● **PROBLEM TO WORK ON**
Give back exactly the lines from the line that contains "A wedding photographer" to the last line of the listing below, inclusive, and no others.
- - -
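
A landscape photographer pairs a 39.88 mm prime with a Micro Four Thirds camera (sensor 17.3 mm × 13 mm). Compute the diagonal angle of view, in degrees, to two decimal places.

30.36°

Sensor diagonal = √(17.3² + 13²) = √468.2900 ≈ 21.6400 mm.
Angle of view α = 2·arctan(d/2f) with d = 21.6400 mm and f = 39.88 mm.
d/2f = 0.27131; arctan(0.27131) ≈ 15.1797°, so α ≈ 30.3595°.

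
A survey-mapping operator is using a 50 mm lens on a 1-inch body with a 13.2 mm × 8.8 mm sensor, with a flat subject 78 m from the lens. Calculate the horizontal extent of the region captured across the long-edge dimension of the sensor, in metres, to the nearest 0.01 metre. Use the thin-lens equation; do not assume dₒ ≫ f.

dₒ: 78 m = 78000 mm.
Similar triangles through the lens centre give W/dₒ = w/dᵢ; with 1/f = 1/dₒ + 1/dᵢ this gives W = w·(dₒ − f)/f.
W = 13.2 mm × (78000 − 50) / 50 = 13.2 × 1559.0000 ≈ 20578.800 mm = 20.5788 m.

20.58 m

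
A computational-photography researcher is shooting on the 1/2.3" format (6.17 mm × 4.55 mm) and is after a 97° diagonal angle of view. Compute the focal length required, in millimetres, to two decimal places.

Sensor diagonal = √(6.17² + 4.55²) = √58.7714 ≈ 7.6663 mm.
From α = 2·arctan(d/2f) we get f = d / (2·tan(α/2)).
With d = 7.6663 mm and α/2 = 48.5°, tan(α/2) ≈ 1.13029, so f ≈ 7.6663 / 2.26059 ≈ 3.3913 mm.

3.39 mm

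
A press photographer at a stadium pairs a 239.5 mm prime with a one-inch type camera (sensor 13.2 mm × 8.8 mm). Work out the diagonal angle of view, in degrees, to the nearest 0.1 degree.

3.8°

Sensor diagonal = √(13.2² + 8.8²) = √251.6800 ≈ 15.8644 mm.
Angle of view α = 2·arctan(d/2f) with d = 15.8644 mm and f = 239.5 mm.
d/2f = 0.03312; arctan(0.03312) ≈ 1.8969°, so α ≈ 3.7939°.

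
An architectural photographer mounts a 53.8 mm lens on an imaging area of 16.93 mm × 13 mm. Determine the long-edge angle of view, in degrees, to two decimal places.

17.88°

Angle of view α = 2·arctan(w/2f) with w = 16.93 mm and f = 53.8 mm.
w/2f = 0.15734; arctan(0.15734) ≈ 8.9417°, so α ≈ 17.8835°.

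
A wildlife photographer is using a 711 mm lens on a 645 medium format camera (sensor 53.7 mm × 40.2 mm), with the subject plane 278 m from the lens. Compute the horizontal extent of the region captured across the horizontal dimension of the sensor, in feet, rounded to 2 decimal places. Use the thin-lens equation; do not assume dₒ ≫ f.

68.71 ft

dₒ: 278 m = 278000 mm.
Similar triangles through the lens centre give W/dₒ = w/dᵢ; with 1/f = 1/dₒ + 1/dᵢ this gives W = w·(dₒ − f)/f.
W = 53.7 mm × (278000 − 711) / 711 = 53.7 × 389.9986 ≈ 20942.924 mm = 20942.924/304.8 ft = 68.7104 ft.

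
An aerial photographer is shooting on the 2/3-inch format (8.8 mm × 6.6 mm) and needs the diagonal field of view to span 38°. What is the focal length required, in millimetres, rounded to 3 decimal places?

Sensor diagonal = √(8.8² + 6.6²) = √121.0000 ≈ 11.0000 mm.
From α = 2·arctan(d/2f) we get f = d / (2·tan(α/2)).
With d = 11.0000 mm and α/2 = 19°, tan(α/2) ≈ 0.34433, so f ≈ 11.0000 / 0.68866 ≈ 15.9732 mm.

15.973 mm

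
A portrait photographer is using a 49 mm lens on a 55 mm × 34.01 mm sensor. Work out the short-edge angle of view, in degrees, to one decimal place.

Angle of view α = 2·arctan(h/2f) with h = 34.01 mm and f = 49 mm.
h/2f = 0.34704; arctan(0.34704) ≈ 19.1389°, so α ≈ 38.2777°.

38.3°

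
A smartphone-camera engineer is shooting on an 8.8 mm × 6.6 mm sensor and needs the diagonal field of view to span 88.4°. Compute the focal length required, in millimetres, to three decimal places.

Sensor diagonal = √(8.8² + 6.6²) = √121.0000 ≈ 11.0000 mm.
From α = 2·arctan(d/2f) we get f = d / (2·tan(α/2)).
With d = 11.0000 mm and α/2 = 44.2°, tan(α/2) ≈ 0.97246, so f ≈ 11.0000 / 1.94492 ≈ 5.6558 mm.

5.656 mm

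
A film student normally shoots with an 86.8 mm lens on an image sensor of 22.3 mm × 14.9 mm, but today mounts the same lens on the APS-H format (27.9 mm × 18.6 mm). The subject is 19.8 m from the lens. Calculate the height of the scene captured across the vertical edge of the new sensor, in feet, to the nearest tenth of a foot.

13.9 ft

The focal length stays 86.8 mm; the relevant sensor dimension is now h = 18.6 mm. Object distance dₒ = 19.8 m = 19800 mm.
Thin-lens field height W = h·(dₒ − f)/f = 18.6 × (19800 − 86.8)/86.8 ≈ 4224.257 mm = 4224.257/304.8 ft = 13.8591 ft.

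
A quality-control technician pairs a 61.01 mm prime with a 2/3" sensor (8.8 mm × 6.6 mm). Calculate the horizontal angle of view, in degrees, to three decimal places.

Angle of view α = 2·arctan(w/2f) with w = 8.8 mm and f = 61.01 mm.
w/2f = 0.07212; arctan(0.07212) ≈ 4.1250°, so α ≈ 8.2500°.

8.250°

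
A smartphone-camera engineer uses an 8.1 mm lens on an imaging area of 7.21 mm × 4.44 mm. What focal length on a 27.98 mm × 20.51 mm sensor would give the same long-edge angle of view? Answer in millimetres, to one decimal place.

31.4 mm

Equal angle of view means equal width/f ratio, so f₂ = f₁ · (width₂/width₁) = 8.1 × 27.98/7.21.
f₂ = 8.1 × 3.88072 ≈ 31.434 mm.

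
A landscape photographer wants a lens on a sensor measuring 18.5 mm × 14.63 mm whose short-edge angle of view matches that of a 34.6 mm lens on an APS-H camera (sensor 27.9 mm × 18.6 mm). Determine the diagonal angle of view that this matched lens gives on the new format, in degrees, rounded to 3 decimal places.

Equal short-edge AOV ⇒ f₂ = f₁ · 14.63/18.6 = 34.6 × 0.78656 ≈ 27.2149 mm.
Sensor diagonal = √(18.5² + 14.63²) = √556.2869 ≈ 23.5857 mm.
Diagonal AOV on the new format = 2·arctan(23.5857 / (2 × 27.2149)) = 2·arctan(0.43332) ≈ 46.8564°.

46.856°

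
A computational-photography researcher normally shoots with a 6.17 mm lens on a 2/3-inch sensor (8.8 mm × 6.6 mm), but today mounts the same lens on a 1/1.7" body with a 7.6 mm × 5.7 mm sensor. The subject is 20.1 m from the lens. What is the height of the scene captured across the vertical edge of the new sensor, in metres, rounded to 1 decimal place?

18.6 m

The focal length stays 6.17 mm; the relevant sensor dimension is now h = 5.7 mm. Object distance dₒ = 20.1 m = 20100 mm.
Thin-lens field height W = h·(dₒ − f)/f = 5.7 × (20100 − 6.17)/6.17 ≈ 18563.182 mm = 18.5632 m.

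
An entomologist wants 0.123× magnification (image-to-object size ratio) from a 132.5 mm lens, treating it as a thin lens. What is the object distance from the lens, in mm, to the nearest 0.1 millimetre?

With m = dᵢ/dₒ and 1/f = 1/dₒ + 1/dᵢ, substituting dᵢ = m·dₒ gives 1/f = (1 + 1/m)/dₒ, hence dₒ = f·(1 + 1/m).
dₒ = 132.5 × (1 + 1/0.123) = 132.5 × 9.13008 ≈ 1209.736 mm.

1209.7 mm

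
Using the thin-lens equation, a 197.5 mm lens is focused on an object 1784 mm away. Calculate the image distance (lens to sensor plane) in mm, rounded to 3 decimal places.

222.086 mm

1/dᵢ = 1/f − 1/dₒ = 1/197.5 − 1/1784 = 0.0045028 mm⁻¹.
dᵢ = 1/0.0045028 ≈ 222.0864 mm.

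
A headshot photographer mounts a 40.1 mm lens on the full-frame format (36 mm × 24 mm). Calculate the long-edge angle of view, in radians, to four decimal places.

0.8438 rad

Angle of view α = 2·arctan(w/2f) with w = 36 mm and f = 40.1 mm.
w/2f = 0.44888; arctan(0.44888) ≈ 0.4219 rad, so α ≈ 0.8438 rad.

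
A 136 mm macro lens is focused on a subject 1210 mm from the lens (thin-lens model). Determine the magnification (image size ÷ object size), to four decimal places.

0.1266×

Thin lens: 1/f = 1/dₒ + 1/dᵢ → 1/dᵢ = 1/136 − 1/1210 = 0.0065265 mm⁻¹, so dᵢ ≈ 153.2216 mm.
Magnification m = dᵢ/dₒ = 153.2216/1210 ≈ 0.12663.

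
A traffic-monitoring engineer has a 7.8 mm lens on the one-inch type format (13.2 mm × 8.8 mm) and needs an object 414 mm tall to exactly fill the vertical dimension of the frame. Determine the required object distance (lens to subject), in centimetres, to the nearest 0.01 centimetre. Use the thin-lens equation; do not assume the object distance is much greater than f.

37.48 cm

Magnification m = h/W = dᵢ/dₒ; combined with 1/f = 1/dₒ + 1/dᵢ this gives dₒ = f·(1 + W/h).
dₒ = 7.8 mm × (1 + 414/8.8) = 7.8 × 48.0455 ≈ 374.755 mm = 37.4755 cm.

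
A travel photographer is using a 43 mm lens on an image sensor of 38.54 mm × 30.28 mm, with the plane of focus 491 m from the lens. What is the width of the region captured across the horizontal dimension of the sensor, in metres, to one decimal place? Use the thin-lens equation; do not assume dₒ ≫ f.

440.0 m

dₒ: 491 m = 491000 mm.
Similar triangles through the lens centre give W/dₒ = w/dᵢ; with 1/f = 1/dₒ + 1/dᵢ this gives W = w·(dₒ − f)/f.
W = 38.54 mm × (491000 − 43) / 43 = 38.54 × 11417.6047 ≈ 440034.483 mm = 440.034 m.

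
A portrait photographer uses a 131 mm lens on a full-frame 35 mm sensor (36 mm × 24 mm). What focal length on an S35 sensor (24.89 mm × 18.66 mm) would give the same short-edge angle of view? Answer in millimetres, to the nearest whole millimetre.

102 mm

Equal angle of view means equal height/f ratio, so f₂ = f₁ · (height₂/height₁) = 131 × 18.66/24.
f₂ = 131 × 0.77750 ≈ 101.853 mm.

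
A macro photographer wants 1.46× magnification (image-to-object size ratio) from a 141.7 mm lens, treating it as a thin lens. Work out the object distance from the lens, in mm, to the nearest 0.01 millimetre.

With m = dᵢ/dₒ and 1/f = 1/dₒ + 1/dᵢ, substituting dᵢ = m·dₒ gives 1/f = (1 + 1/m)/dₒ, hence dₒ = f·(1 + 1/m).
dₒ = 141.7 × (1 + 1/1.46) = 141.7 × 1.68493 ≈ 238.755 mm.

238.75 mm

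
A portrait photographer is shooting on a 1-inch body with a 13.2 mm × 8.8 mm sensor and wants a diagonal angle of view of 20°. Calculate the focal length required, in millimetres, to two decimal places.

44.99 mm

Sensor diagonal = √(13.2² + 8.8²) = √251.6800 ≈ 15.8644 mm.
From α = 2·arctan(d/2f) we get f = d / (2·tan(α/2)).
With d = 15.8644 mm and α/2 = 10°, tan(α/2) ≈ 0.17633, so f ≈ 15.8644 / 0.35265 ≈ 44.9858 mm.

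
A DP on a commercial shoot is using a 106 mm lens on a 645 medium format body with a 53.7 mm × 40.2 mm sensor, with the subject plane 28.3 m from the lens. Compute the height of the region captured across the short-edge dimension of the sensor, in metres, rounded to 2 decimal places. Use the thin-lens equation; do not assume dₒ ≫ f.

10.69 m

dₒ: 28.3 m = 28300 mm.
Similar triangles through the lens centre give W/dₒ = h/dᵢ; with 1/f = 1/dₒ + 1/dᵢ this gives W = h·(dₒ − f)/f.
W = 40.2 mm × (28300 − 106) / 106 = 40.2 × 265.9811 ≈ 10692.442 mm = 10.6924 m.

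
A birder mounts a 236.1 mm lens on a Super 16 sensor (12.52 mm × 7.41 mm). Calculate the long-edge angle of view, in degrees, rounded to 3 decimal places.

Angle of view α = 2·arctan(w/2f) with w = 12.52 mm and f = 236.1 mm.
w/2f = 0.02651; arctan(0.02651) ≈ 1.5188°, so α ≈ 3.0376°.

3.038°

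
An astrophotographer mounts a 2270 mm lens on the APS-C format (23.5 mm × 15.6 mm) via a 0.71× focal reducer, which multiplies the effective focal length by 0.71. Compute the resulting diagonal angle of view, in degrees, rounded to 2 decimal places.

1.00°

Effective focal length f = 2270 × 0.71 = 1611.7 mm.
Sensor diagonal = √(23.5² + 15.6²) = √795.6100 ≈ 28.2066 mm.
α = 2·arctan(28.207 / (2 × 1611.7)) = 2·arctan(0.00875) ≈ 1.0027°.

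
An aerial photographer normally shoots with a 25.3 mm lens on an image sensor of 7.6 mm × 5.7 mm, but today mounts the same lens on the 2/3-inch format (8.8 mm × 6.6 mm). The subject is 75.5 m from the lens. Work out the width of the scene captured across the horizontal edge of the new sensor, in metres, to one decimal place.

The focal length stays 25.3 mm; the relevant sensor dimension is now w = 8.8 mm. Object distance dₒ = 75.5 m = 75500 mm.
Thin-lens field width W = w·(dₒ − f)/f = 8.8 × (75500 − 25.3)/25.3 ≈ 26252.070 mm = 26.2521 m.

26.3 m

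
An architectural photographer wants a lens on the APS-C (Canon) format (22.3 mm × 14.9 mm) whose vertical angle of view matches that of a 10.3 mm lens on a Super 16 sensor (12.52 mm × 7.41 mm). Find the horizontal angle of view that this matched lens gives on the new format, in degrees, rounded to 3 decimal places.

56.592°

Equal vertical AOV ⇒ f₂ = f₁ · 14.9/7.41 = 10.3 × 2.01080 ≈ 20.7112 mm.
Horizontal AOV on the new format = 2·arctan(22.3 / (2 × 20.7112)) = 2·arctan(0.53836) ≈ 56.5921°.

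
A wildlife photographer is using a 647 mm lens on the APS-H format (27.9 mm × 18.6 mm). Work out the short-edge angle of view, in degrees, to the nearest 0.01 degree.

Angle of view α = 2·arctan(h/2f) with h = 18.6 mm and f = 647 mm.
h/2f = 0.01437; arctan(0.01437) ≈ 0.8235°, so α ≈ 1.6470°.

1.65°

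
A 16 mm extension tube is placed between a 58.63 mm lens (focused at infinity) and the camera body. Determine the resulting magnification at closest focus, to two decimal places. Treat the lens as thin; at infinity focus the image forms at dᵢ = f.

The tube moves the image plane from f to f + e, so dᵢ = 58.63 + 16 = 74.63 mm. Focus is achieved when 1/f = 1/dₒ + 1/dᵢ, giving dₒ = 1/(1/f − 1/(f+e)).
Magnification m = dᵢ/dₒ = (f+e)·(1/f − 1/(f+e)) = e/f = 16/58.63 ≈ 0.2729.

0.27×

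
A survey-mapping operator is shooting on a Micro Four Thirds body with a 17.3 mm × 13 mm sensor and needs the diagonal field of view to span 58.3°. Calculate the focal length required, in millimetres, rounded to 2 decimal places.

19.40 mm

Sensor diagonal = √(17.3² + 13²) = √468.2900 ≈ 21.6400 mm.
From α = 2·arctan(d/2f) we get f = d / (2·tan(α/2)).
With d = 21.6400 mm and α/2 = 29.15°, tan(α/2) ≈ 0.55774, so f ≈ 21.6400 / 1.11547 ≈ 19.3999 mm.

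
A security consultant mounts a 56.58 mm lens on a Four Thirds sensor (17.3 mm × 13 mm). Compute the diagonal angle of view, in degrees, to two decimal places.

Sensor diagonal = √(17.3² + 13²) = √468.2900 ≈ 21.6400 mm.
Angle of view α = 2·arctan(d/2f) with d = 21.6400 mm and f = 56.58 mm.
d/2f = 0.19123; arctan(0.19123) ≈ 10.8262°, so α ≈ 21.6524°.

21.65°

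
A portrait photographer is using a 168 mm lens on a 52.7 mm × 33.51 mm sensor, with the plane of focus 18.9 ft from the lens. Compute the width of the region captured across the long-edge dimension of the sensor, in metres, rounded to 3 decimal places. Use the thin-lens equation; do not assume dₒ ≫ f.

dₒ: 18.9 ft × 304.8 mm/ft = 5760.72 mm.
Similar triangles through the lens centre give W/dₒ = w/dᵢ; with 1/f = 1/dₒ + 1/dᵢ this gives W = w·(dₒ − f)/f.
W = 52.7 mm × (5760.72 − 168) / 168 = 52.7 × 33.2900 ≈ 1754.383 mm = 1.75438 m.

1.754 m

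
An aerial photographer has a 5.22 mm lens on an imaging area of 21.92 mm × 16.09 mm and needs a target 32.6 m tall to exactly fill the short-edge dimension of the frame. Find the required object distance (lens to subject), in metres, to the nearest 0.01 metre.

W: 32.6 m = 32600 mm.
Magnification m = h/W = dᵢ/dₒ; combined with 1/f = 1/dₒ + 1/dᵢ this gives dₒ = f·(1 + W/h).
dₒ = 5.22 mm × (1 + 32600/16.09) = 5.22 × 2027.1032 ≈ 10581.479 mm = 10.5815 m.

10.58 m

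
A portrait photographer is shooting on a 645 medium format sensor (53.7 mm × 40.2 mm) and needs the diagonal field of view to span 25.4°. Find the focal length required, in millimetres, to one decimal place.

Sensor diagonal = √(53.7² + 40.2²) = √4499.7300 ≈ 67.0800 mm.
From α = 2·arctan(d/2f) we get f = d / (2·tan(α/2)).
With d = 67.0800 mm and α/2 = 12.7°, tan(α/2) ≈ 0.22536, so f ≈ 67.0800 / 0.45072 ≈ 148.8288 mm.

148.8 mm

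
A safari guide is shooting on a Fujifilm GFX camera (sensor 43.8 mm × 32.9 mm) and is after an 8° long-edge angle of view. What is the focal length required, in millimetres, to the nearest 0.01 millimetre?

From α = 2·arctan(w/2f) we get f = w / (2·tan(α/2)).
With w = 43.8 mm and α/2 = 4°, tan(α/2) ≈ 0.06993, so f ≈ 43.8 / 0.13985 ≈ 313.1846 mm.

313.18 mm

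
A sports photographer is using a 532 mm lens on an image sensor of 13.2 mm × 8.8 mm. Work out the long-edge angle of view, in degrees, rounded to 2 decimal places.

Angle of view α = 2·arctan(w/2f) with w = 13.2 mm and f = 532 mm.
w/2f = 0.01241; arctan(0.01241) ≈ 0.7108°, so α ≈ 1.4216°.

1.42°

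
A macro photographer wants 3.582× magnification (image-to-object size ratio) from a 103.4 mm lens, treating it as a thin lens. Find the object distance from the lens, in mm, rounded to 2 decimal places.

With m = dᵢ/dₒ and 1/f = 1/dₒ + 1/dᵢ, substituting dᵢ = m·dₒ gives 1/f = (1 + 1/m)/dₒ, hence dₒ = f·(1 + 1/m).
dₒ = 103.4 × (1 + 1/3.582) = 103.4 × 1.27917 ≈ 132.267 mm.

132.27 mm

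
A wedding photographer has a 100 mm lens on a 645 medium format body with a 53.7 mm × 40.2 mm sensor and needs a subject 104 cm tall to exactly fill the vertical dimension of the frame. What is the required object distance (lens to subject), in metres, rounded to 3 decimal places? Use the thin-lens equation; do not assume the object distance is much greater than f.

W: 104 cm = 1040 mm.
Magnification m = h/W = dᵢ/dₒ; combined with 1/f = 1/dₒ + 1/dᵢ this gives dₒ = f·(1 + W/h).
dₒ = 100 mm × (1 + 1040/40.2) = 100 × 26.8706 ≈ 2687.065 mm = 2.68706 m.

2.687 m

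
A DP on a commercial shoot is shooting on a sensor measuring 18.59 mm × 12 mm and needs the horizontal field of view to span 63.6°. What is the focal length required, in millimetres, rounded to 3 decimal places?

14.991 mm

From α = 2·arctan(w/2f) we get f = w / (2·tan(α/2)).
With w = 18.59 mm and α/2 = 31.8°, tan(α/2) ≈ 0.62003, so f ≈ 18.59 / 1.24005 ≈ 14.9913 mm.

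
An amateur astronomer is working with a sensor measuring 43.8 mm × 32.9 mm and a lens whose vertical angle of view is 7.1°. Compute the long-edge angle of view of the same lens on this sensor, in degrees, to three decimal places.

From the vertical AOV: f = 32.9 / (2·tan(3.55°)) = 32.9 / 0.12408 ≈ 265.1575 mm.
Long-edge AOV = 2·arctan(43.8 / (2 × 265.1575)) = 2·arctan(0.08259) ≈ 9.4430°.

9.443°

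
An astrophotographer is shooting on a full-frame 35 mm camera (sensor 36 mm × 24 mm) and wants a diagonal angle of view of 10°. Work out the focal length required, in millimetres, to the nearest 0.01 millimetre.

Sensor diagonal = √(36² + 24²) = √1872.0000 ≈ 43.2666 mm.
From α = 2·arctan(d/2f) we get f = d / (2·tan(α/2)).
With d = 43.2666 mm and α/2 = 5°, tan(α/2) ≈ 0.08749, so f ≈ 43.2666 / 0.17498 ≈ 247.2698 mm.

247.27 mm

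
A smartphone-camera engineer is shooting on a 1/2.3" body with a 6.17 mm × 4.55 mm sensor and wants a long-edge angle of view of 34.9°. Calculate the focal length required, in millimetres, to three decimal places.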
- - -
● **ANSWER SECTION**
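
A wedding photographer has a 100 mm lens on a 645 medium format body with a 53.7 mm × 40.2 mm sensor and needs a subject 104 cm tall to exactly fill the vertical dimension of the frame. What is the required object distance (lens to subject), in metres, rounded to 3 decimal places? Use the thin-lens equation; do not assume the object distance is much greater than f.

W: 104 cm = 1040 mm.
Magnification m = h/W = dᵢ/dₒ; combined with 1/f = 1/dₒ + 1/dᵢ this gives dₒ = f·(1 + W/h).
dₒ = 100 mm × (1 + 1040/40.2) = 100 × 26.8706 ≈ 2687.065 mm = 2.68706 m.

2.687 m

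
A DP on a commercial shoot is shooting on a sensor measuring 18.59 mm × 12 mm and needs the horizontal field of view to span 63.6°. What is the focal length required, in millimetres, rounded to 3 decimal places?

14.991 mm

From α = 2·arctan(w/2f) we get f = w / (2·tan(α/2)).
With w = 18.59 mm and α/2 = 31.8°, tan(α/2) ≈ 0.62003, so f ≈ 18.59 / 1.24005 ≈ 14.9913 mm.

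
An amateur astronomer is working with a sensor measuring 43.8 mm × 32.9 mm and a lens whose vertical angle of view is 7.1°. Compute the long-edge angle of view of the same lens on this sensor, in degrees, to three decimal places.

From the vertical AOV: f = 32.9 / (2·tan(3.55°)) = 32.9 / 0.12408 ≈ 265.1575 mm.
Long-edge AOV = 2·arctan(43.8 / (2 × 265.1575)) = 2·arctan(0.08259) ≈ 9.4430°.

9.443°

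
An astrophotographer is shooting on a full-frame 35 mm camera (sensor 36 mm × 24 mm) and wants a diagonal angle of view of 10°. Work out the focal length required, in millimetres, to the nearest 0.01 millimetre.

Sensor diagonal = √(36² + 24²) = √1872.0000 ≈ 43.2666 mm.
From α = 2·arctan(d/2f) we get f = d / (2·tan(α/2)).
With d = 43.2666 mm and α/2 = 5°, tan(α/2) ≈ 0.08749, so f ≈ 43.2666 / 0.17498 ≈ 247.2698 mm.

247.27 mm

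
A smartphone-camera engineer is shooting on a 1/2.3" body with a 6.17 mm × 4.55 mm sensor and wants a long-edge angle of view of 34.9°. Calculate the focal length required, in millimetres, to three decimal places.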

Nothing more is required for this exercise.